> Instructions to follow
Output all entries precisely.
:: Information provided ::
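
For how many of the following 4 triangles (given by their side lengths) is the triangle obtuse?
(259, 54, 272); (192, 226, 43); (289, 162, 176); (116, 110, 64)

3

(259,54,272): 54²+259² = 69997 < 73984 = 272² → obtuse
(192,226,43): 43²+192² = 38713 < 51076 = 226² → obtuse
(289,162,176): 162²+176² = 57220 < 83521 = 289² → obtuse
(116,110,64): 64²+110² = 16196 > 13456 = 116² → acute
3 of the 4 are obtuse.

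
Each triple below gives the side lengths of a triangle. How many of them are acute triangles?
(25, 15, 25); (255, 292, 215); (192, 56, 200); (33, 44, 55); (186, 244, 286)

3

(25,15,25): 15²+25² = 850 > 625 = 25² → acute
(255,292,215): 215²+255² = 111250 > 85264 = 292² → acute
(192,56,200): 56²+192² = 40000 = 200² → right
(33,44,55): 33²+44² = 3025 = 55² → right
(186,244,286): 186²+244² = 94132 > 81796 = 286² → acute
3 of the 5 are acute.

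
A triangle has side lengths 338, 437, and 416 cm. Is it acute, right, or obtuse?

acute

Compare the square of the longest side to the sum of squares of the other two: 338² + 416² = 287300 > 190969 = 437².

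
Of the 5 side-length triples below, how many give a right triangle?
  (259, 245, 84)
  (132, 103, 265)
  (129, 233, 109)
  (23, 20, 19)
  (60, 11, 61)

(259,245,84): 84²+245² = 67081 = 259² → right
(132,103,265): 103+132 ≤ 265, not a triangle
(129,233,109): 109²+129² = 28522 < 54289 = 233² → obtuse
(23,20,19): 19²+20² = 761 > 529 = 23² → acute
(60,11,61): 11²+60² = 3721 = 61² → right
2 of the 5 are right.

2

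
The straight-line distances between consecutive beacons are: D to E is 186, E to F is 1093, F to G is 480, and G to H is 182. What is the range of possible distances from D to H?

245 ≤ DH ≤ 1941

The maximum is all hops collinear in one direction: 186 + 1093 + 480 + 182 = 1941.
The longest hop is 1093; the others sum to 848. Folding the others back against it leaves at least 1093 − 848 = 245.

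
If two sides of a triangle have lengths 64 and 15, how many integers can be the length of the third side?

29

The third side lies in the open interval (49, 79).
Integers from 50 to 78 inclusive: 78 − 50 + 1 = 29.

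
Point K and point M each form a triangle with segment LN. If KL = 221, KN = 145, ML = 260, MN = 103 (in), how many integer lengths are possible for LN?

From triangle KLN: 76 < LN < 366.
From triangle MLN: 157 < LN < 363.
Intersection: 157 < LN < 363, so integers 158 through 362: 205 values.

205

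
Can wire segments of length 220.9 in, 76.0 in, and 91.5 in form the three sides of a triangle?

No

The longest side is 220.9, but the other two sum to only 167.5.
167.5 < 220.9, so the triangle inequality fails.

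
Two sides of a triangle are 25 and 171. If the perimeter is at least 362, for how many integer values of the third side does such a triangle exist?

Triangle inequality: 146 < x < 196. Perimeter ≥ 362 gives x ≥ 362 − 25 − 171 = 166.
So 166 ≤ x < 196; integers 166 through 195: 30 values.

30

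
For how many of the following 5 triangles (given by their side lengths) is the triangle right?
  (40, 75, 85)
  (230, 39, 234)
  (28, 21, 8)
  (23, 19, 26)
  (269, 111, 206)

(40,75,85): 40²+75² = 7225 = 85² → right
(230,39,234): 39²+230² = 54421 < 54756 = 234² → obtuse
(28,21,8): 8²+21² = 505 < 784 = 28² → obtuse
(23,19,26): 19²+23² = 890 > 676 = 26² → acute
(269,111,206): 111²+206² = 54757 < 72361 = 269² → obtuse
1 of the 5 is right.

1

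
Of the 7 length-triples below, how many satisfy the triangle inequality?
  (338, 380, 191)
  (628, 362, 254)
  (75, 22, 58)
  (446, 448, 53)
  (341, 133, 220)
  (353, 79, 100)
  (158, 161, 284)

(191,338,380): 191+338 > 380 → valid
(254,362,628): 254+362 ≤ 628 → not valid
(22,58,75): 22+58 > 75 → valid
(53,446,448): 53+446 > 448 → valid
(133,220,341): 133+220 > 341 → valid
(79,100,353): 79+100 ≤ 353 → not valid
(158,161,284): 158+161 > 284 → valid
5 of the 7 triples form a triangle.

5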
:::
> Response area
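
For how many of the following 4 triangles (given by their side lengths) is the triangle obtuse?
(259, 54, 272); (192, 226, 43); (289, 162, 176); (116, 110, 64)

3

(259,54,272): 54²+259² = 69997 < 73984 = 272² → obtuse
(192,226,43): 43²+192² = 38713 < 51076 = 226² → obtuse
(289,162,176): 162²+176² = 57220 < 83521 = 289² → obtuse
(116,110,64): 64²+110² = 16196 > 13456 = 116² → acute
3 of the 4 are obtuse.

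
Each triple below gives the side lengths of a triangle. How many of them are acute triangles?
(25, 15, 25); (255, 292, 215); (192, 56, 200); (33, 44, 55); (186, 244, 286)

3

(25,15,25): 15²+25² = 850 > 625 = 25² → acute
(255,292,215): 215²+255² = 111250 > 85264 = 292² → acute
(192,56,200): 56²+192² = 40000 = 200² → right
(33,44,55): 33²+44² = 3025 = 55² → right
(186,244,286): 186²+244² = 94132 > 81796 = 286² → acute
3 of the 5 are acute.

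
A triangle has side lengths 338, 437, and 416 cm. Is it acute, right, or obtuse?

acute

Compare the square of the longest side to the sum of squares of the other two: 338² + 416² = 287300 > 190969 = 437².

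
Of the 5 side-length triples below, how many give a right triangle?
  (259, 245, 84)
  (132, 103, 265)
  (129, 233, 109)
  (23, 20, 19)
  (60, 11, 61)

(259,245,84): 84²+245² = 67081 = 259² → right
(132,103,265): 103+132 ≤ 265, not a triangle
(129,233,109): 109²+129² = 28522 < 54289 = 233² → obtuse
(23,20,19): 19²+20² = 761 > 529 = 23² → acute
(60,11,61): 11²+60² = 3721 = 61² → right
2 of the 5 are right.

2

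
The straight-line distances between consecutive beacons are: D to E is 186, E to F is 1093, F to G is 480, and G to H is 182. What is the range of possible distances from D to H?

245 ≤ DH ≤ 1941

The maximum is all hops collinear in one direction: 186 + 1093 + 480 + 182 = 1941.
The longest hop is 1093; the others sum to 848. Folding the others back against it leaves at least 1093 − 848 = 245.

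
If two sides of a triangle have lengths 64 and 15, how many integers can be the length of the third side?

29

The third side lies in the open interval (49, 79).
Integers from 50 to 78 inclusive: 78 − 50 + 1 = 29.

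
Point K and point M each form a triangle with segment LN. If KL = 221, KN = 145, ML = 260, MN = 103 (in), how many integer lengths are possible for LN?

From triangle KLN: 76 < LN < 366.
From triangle MLN: 157 < LN < 363.
Intersection: 157 < LN < 363, so integers 158 through 362: 205 values.

205

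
Can wire segments of length 220.9 in, 76.0 in, and 91.5 in form the three sides of a triangle?

No

The longest side is 220.9, but the other two sum to only 167.5.
167.5 < 220.9, so the triangle inequality fails.

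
Two sides of a triangle are 25 and 171. If the perimeter is at least 362, for how many integer values of the third side does such a triangle exist?

Triangle inequality: 146 < x < 196. Perimeter ≥ 362 gives x ≥ 362 − 25 − 171 = 166.
So 166 ≤ x < 196; integers 166 through 195: 30 values.

30

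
For how many of the following 5 triangles (given by their side lengths) is the triangle right?
  (40, 75, 85)
  (230, 39, 234)
  (28, 21, 8)
  (23, 19, 26)
  (269, 111, 206)

(40,75,85): 40²+75² = 7225 = 85² → right
(230,39,234): 39²+230² = 54421 < 54756 = 234² → obtuse
(28,21,8): 8²+21² = 505 < 784 = 28² → obtuse
(23,19,26): 19²+23² = 890 > 676 = 26² → acute
(269,111,206): 111²+206² = 54757 < 72361 = 269² → obtuse
1 of the 5 is right.

1

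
Of the 7 length-triples below, how many satisfy the triangle inequality?
  (338, 380, 191)
  (628, 362, 254)
  (75, 22, 58)
  (446, 448, 53)
  (341, 133, 220)
  (353, 79, 100)
  (158, 161, 284)

(191,338,380): 191+338 > 380 → valid
(254,362,628): 254+362 ≤ 628 → not valid
(22,58,75): 22+58 > 75 → valid
(53,446,448): 53+446 > 448 → valid
(133,220,341): 133+220 > 341 → valid
(79,100,353): 79+100 ≤ 353 → not valid
(158,161,284): 158+161 > 284 → valid
5 of the 7 triples form a triangle.

5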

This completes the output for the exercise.